── AVAILABLE RECORDS

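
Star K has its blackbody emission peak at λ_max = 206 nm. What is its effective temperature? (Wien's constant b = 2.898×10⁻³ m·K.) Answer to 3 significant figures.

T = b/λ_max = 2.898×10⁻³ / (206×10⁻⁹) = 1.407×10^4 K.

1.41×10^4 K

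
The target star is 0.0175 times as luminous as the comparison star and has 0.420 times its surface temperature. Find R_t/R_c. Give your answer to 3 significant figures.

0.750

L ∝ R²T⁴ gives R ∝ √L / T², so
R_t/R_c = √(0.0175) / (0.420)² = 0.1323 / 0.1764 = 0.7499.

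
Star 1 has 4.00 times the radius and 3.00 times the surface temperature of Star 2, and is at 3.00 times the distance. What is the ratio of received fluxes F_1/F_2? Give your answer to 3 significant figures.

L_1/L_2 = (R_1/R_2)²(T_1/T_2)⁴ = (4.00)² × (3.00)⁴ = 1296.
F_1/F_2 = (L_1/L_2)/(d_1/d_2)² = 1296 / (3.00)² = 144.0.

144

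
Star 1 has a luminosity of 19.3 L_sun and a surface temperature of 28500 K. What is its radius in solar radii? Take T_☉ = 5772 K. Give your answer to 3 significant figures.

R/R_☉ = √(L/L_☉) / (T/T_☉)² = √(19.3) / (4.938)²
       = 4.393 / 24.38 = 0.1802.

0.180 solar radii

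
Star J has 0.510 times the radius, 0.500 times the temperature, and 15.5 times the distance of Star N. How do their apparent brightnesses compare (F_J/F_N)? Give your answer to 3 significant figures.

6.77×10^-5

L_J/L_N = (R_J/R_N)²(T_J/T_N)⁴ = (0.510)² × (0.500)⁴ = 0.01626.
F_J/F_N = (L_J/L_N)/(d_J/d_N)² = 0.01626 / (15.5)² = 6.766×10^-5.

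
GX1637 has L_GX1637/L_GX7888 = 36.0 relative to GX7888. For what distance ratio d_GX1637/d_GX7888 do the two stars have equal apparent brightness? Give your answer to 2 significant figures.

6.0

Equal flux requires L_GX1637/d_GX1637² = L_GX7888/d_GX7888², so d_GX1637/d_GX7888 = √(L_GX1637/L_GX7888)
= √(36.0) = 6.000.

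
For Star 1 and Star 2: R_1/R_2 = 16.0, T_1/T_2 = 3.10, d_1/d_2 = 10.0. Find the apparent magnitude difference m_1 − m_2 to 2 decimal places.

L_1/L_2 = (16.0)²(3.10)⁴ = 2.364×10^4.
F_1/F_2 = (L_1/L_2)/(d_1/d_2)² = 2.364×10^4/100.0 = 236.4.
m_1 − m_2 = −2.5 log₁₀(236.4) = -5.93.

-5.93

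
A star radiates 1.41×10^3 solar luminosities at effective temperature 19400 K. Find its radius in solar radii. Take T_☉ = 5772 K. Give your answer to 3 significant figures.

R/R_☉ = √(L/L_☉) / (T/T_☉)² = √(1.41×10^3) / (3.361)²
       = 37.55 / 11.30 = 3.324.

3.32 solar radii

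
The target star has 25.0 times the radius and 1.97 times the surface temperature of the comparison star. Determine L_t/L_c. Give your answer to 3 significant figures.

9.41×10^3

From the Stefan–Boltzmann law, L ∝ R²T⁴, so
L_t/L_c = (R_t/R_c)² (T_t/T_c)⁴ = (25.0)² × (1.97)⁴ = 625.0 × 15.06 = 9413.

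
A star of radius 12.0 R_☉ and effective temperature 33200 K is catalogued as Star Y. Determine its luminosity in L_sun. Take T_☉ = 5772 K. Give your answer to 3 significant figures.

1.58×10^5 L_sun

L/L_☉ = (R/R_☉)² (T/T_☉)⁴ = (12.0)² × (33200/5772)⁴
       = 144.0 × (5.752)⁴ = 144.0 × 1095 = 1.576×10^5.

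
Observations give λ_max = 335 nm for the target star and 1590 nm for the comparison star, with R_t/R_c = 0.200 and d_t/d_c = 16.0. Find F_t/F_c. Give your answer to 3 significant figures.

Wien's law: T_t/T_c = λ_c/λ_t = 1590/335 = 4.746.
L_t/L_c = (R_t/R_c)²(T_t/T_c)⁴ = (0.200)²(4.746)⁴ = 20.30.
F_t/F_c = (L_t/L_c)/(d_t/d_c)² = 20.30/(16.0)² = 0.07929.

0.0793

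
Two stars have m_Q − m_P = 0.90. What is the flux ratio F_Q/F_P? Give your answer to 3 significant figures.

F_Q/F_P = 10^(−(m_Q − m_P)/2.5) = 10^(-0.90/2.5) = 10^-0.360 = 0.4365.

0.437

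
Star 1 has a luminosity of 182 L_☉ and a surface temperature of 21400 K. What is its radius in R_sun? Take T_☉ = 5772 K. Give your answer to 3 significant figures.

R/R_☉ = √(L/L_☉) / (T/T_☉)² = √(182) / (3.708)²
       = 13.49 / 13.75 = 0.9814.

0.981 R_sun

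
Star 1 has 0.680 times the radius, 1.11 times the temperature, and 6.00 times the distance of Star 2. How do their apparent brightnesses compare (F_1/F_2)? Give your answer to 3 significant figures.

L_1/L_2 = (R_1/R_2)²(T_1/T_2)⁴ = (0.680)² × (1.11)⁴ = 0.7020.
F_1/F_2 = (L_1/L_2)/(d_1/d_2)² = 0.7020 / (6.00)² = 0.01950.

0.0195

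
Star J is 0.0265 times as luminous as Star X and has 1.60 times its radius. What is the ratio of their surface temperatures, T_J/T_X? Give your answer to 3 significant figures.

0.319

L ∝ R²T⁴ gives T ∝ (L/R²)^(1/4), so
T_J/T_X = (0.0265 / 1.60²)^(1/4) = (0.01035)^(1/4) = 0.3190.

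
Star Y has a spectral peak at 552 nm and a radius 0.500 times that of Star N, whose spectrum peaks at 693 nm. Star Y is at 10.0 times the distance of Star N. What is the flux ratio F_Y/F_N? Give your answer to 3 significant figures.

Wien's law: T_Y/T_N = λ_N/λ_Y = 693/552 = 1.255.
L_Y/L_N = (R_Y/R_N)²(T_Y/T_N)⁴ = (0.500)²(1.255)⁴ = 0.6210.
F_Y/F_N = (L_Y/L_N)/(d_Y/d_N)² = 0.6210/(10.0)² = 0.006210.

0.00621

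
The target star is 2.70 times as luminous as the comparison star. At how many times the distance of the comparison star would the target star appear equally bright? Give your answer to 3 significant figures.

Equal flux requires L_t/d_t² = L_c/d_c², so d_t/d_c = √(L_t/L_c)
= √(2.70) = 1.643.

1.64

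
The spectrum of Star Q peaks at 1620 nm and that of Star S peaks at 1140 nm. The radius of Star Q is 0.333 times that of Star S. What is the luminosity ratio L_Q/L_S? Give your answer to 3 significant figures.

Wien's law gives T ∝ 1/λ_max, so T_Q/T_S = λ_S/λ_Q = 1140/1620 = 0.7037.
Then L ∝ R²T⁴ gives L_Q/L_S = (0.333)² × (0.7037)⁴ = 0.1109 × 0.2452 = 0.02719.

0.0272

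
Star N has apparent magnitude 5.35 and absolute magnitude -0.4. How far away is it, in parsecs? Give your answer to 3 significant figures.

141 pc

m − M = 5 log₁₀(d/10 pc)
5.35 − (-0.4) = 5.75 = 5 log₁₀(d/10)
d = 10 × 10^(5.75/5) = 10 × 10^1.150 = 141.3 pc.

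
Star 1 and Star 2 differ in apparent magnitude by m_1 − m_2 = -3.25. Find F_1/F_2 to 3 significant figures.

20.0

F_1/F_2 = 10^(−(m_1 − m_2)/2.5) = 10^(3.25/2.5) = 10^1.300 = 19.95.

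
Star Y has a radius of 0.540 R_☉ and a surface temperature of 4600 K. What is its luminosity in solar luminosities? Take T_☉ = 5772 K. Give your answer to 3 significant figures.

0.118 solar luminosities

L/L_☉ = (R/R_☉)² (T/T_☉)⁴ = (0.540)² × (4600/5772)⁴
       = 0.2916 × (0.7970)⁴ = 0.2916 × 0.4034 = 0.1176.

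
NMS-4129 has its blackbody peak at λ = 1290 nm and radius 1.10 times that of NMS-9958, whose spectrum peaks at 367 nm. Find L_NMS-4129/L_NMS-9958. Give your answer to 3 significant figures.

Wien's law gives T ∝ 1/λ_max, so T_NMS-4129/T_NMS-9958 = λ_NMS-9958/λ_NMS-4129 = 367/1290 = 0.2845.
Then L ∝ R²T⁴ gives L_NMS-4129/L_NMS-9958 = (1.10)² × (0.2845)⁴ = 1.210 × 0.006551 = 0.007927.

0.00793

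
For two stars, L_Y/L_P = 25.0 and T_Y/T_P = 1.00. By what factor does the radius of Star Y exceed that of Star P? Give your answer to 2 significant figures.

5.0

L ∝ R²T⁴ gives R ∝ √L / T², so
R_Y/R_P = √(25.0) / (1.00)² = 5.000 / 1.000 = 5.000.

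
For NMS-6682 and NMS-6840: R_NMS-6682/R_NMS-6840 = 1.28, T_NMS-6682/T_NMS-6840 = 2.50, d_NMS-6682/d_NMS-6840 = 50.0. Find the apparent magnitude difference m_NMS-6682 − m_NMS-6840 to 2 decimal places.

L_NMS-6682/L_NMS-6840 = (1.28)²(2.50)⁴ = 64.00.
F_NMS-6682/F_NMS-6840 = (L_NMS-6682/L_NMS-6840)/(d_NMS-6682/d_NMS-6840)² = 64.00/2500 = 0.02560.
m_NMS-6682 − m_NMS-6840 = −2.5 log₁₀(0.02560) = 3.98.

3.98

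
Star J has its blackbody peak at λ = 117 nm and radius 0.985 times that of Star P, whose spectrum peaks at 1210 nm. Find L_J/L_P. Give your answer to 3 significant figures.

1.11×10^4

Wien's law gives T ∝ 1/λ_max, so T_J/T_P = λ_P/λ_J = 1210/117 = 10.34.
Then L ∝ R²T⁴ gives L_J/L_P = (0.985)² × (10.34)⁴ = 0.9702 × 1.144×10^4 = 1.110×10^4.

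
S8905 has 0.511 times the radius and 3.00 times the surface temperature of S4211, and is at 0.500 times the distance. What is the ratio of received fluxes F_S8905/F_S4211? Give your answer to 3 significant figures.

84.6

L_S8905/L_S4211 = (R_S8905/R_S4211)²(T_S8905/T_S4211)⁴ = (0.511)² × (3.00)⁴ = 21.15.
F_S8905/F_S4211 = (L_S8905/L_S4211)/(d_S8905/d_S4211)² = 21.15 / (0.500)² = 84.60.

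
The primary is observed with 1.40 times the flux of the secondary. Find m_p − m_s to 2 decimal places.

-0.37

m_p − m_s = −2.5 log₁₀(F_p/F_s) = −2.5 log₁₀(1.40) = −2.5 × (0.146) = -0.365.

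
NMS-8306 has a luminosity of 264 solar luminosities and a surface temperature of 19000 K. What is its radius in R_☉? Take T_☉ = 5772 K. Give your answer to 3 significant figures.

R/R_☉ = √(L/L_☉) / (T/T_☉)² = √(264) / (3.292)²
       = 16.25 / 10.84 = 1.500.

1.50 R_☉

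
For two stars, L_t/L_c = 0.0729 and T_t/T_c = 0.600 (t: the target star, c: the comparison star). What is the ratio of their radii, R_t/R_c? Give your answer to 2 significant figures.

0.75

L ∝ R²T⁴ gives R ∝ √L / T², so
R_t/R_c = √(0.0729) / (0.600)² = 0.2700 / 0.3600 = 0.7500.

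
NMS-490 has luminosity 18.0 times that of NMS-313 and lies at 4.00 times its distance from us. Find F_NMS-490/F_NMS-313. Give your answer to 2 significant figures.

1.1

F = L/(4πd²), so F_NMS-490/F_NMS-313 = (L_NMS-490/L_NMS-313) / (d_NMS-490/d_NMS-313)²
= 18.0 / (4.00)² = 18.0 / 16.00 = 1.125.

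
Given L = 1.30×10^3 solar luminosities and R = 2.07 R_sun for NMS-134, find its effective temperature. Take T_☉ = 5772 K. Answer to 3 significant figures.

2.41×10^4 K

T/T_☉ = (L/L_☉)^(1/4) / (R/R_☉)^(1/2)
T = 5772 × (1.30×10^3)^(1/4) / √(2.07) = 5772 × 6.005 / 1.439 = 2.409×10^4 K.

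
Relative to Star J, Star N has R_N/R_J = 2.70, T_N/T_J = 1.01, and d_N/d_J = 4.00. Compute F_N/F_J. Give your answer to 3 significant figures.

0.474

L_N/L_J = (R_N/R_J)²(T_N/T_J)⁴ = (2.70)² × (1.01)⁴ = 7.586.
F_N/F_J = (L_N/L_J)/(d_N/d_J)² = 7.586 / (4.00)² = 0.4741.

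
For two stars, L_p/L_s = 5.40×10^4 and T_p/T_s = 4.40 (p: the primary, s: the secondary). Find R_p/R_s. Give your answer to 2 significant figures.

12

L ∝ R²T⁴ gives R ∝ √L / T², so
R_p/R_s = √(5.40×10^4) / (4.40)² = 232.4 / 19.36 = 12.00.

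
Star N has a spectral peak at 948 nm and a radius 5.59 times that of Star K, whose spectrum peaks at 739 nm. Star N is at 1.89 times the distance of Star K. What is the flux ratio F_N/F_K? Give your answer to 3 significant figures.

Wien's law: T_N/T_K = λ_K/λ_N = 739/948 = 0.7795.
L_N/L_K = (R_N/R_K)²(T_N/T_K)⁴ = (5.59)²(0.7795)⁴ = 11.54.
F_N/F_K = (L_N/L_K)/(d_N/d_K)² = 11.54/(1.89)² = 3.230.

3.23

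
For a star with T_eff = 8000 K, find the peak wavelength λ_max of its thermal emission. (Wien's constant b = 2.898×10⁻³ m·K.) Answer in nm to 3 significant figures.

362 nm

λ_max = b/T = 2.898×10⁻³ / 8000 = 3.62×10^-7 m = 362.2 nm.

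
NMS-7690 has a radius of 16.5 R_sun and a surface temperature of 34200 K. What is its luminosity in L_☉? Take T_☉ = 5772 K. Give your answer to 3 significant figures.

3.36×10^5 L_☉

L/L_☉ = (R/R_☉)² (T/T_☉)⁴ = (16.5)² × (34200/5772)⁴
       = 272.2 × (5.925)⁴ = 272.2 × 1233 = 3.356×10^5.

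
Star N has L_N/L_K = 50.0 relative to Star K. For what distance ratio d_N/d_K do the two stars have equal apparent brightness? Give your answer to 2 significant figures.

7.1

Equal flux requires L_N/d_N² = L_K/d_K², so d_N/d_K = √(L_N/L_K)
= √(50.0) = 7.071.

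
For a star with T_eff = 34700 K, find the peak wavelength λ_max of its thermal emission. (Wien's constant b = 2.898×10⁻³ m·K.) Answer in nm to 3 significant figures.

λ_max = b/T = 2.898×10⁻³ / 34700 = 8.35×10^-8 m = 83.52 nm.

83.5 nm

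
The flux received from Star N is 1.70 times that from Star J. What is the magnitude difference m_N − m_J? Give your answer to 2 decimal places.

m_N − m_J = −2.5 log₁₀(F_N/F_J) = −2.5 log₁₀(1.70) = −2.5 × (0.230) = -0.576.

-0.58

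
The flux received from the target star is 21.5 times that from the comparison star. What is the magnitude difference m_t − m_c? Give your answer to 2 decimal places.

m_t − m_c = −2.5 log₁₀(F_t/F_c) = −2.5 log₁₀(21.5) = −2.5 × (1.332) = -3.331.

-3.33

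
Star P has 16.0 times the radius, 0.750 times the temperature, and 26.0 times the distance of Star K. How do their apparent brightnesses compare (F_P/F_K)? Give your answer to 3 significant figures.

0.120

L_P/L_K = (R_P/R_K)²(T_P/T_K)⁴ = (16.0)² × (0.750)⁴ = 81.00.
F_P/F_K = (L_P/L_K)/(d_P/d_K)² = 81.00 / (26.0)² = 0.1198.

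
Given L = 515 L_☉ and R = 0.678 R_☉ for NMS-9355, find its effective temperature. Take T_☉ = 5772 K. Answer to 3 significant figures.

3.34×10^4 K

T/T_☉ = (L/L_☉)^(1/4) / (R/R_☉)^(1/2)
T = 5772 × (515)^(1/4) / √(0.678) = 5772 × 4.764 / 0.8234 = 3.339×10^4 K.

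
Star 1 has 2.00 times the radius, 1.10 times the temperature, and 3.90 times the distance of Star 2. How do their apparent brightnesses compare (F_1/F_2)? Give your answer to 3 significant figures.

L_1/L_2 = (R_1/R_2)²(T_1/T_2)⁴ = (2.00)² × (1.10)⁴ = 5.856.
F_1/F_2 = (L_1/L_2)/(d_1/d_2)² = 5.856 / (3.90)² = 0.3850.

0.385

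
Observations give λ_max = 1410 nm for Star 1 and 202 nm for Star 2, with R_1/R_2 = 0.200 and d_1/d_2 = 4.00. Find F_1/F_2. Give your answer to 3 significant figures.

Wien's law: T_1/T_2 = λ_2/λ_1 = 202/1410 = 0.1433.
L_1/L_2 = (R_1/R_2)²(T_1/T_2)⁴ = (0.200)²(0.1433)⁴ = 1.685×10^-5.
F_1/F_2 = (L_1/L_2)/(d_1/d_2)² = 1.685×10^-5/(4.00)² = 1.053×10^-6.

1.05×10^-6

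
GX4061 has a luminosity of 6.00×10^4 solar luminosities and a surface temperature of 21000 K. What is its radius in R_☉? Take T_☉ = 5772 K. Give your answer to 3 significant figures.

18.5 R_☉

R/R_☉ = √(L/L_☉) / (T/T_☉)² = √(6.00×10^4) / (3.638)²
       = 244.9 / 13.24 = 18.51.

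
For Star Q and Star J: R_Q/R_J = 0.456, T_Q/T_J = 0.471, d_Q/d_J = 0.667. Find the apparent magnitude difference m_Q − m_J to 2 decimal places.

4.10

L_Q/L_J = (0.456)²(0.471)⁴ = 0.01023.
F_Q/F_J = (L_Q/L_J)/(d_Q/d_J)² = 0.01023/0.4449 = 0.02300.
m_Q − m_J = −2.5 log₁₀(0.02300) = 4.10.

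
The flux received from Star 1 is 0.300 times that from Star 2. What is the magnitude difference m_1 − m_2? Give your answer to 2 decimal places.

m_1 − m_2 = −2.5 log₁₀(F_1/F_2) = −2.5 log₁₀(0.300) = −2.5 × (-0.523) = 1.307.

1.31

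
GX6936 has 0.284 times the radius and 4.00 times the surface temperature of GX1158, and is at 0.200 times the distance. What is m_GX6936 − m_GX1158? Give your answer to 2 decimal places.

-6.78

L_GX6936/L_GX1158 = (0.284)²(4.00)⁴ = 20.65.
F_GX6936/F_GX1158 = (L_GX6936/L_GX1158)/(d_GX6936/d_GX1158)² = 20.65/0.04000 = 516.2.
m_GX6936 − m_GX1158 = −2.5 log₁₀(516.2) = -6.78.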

────

## WHAT YOU HAVE TO DO
The expected answer is the lines from the one containing "The flux received from Star 1" through the end of the material, reproduced exactly with both ends kept.

## OUTPUT BELOW
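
The flux received from Star 1 is 0.300 times that from Star 2. What is the magnitude difference m_1 − m_2? Give your answer to 2 decimal places.

m_1 − m_2 = −2.5 log₁₀(F_1/F_2) = −2.5 log₁₀(0.300) = −2.5 × (-0.523) = 1.307.

1.31

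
GX6936 has 0.284 times the radius and 4.00 times the surface temperature of GX1158, and is at 0.200 times the distance. What is m_GX6936 − m_GX1158? Give your answer to 2 decimal places.

-6.78

L_GX6936/L_GX1158 = (0.284)²(4.00)⁴ = 20.65.
F_GX6936/F_GX1158 = (L_GX6936/L_GX1158)/(d_GX6936/d_GX1158)² = 20.65/0.04000 = 516.2.
m_GX6936 − m_GX1158 = −2.5 log₁₀(516.2) = -6.78.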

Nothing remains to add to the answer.